[WHAT IS BEING ASKED]:
Write out exactly what each line says, starting with the first line below and ending on the one with "Answer: -42971954/171385905 ≈ -0.25073".

*** EXERCISE MATERIALS ***

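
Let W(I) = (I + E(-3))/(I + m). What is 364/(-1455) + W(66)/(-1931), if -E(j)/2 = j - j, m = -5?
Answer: -42971954/171385905 ≈ -0.25073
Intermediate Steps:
E(j) = 0 (E(j) = -2*(j - j) = -2*0 = 0)
W(I) = I/(-5 + I) (W(I) = (I + 0)/(I - 5) = I/(-5 + I))
364/(-1455) + W(66)/(-1931) = 364/(-1455) + (66/(-5 + 66))/(-1931) = 364*(-1/1455) + (66/61)*(-1/1931) = -364/1455 + (66*(1/61))*(-1/1931) = -364/1455 + (66/61)*(-1/1931) = -364/1455 - 66/117791 = -42971954/171385905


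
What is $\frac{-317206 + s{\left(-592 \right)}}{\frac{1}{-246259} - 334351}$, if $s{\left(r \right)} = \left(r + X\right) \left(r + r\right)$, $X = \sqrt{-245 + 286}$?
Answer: $- \frac{47247497999}{41168471455} + \frac{145785328 \sqrt{41}}{41168471455} \approx -1.125$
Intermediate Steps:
$X = \sqrt{41} \approx 6.4031$
$s{\left(r \right)} = 2 r \left(r + \sqrt{41}\right)$ ($s{\left(r \right)} = \left(r + \sqrt{41}\right) \left(r + r\right) = \left(r + \sqrt{41}\right) 2 r = 2 r \left(r + \sqrt{41}\right)$)
$\frac{-317206 + s{\left(-592 \right)}}{\frac{1}{-246259} - 334351} = \frac{-317206 + 2 \left(-592\right) \left(-592 + \sqrt{41}\right)}{\frac{1}{-246259} - 334351} = \frac{-317206 + \left(700928 - 1184 \sqrt{41}\right)}{- \frac{1}{246259} - 334351} = \frac{383722 - 1184 \sqrt{41}}{- \frac{82336942910}{246259}} = \left(383722 - 1184 \sqrt{41}\right) \left(- \frac{246259}{82336942910}\right) = - \frac{47247497999}{41168471455} + \frac{145785328 \sqrt{41}}{41168471455}$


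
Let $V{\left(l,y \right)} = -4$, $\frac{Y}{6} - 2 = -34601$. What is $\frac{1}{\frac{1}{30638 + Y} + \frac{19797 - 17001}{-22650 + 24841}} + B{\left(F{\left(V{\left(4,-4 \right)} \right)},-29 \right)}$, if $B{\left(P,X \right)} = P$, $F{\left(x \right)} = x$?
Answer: $- \frac{1591356544}{494766785} \approx -3.2164$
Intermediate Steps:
$Y = -207594$ ($Y = 12 + 6 \left(-34601\right) = 12 - 207606 = -207594$)
$\frac{1}{\frac{1}{30638 + Y} + \frac{19797 - 17001}{-22650 + 24841}} + B{\left(F{\left(V{\left(4,-4 \right)} \right)},-29 \right)} = \frac{1}{\frac{1}{30638 - 207594} + \frac{19797 - 17001}{-22650 + 24841}} - 4 = \frac{1}{\frac{1}{-176956} + \frac{2796}{2191}} - 4 = \frac{1}{- \frac{1}{176956} + 2796 \cdot \frac{1}{2191}} - 4 = \frac{1}{- \frac{1}{176956} + \frac{2796}{2191}} - 4 = \frac{1}{\frac{494766785}{387710596}} - 4 = \frac{387710596}{494766785} - 4 = - \frac{1591356544}{494766785}$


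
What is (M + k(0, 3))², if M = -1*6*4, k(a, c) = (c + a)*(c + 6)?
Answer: 9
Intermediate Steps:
k(a, c) = (6 + c)*(a + c) (k(a, c) = (a + c)*(6 + c) = (6 + c)*(a + c))
M = -24 (M = -6*4 = -24)
(M + k(0, 3))² = (-24 + (3² + 6*0 + 6*3 + 0*3))² = (-24 + (9 + 0 + 18 + 0))² = (-24 + 27)² = 3² = 9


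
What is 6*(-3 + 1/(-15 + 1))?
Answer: -129/7 ≈ -18.429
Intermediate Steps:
6*(-3 + 1/(-15 + 1)) = 6*(-3 + 1/(-14)) = 6*(-3 - 1/14) = 6*(-43/14) = -129/7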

*** End of EXERCISE MATERIALS ***

[YOUR RESPONSE]:
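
Let W(I) = (I + E(-3))/(I + m). What is 364/(-1455) + W(66)/(-1931), if -E(j)/2 = j - j, m = -5?
Answer: -42971954/171385905 ≈ -0.25073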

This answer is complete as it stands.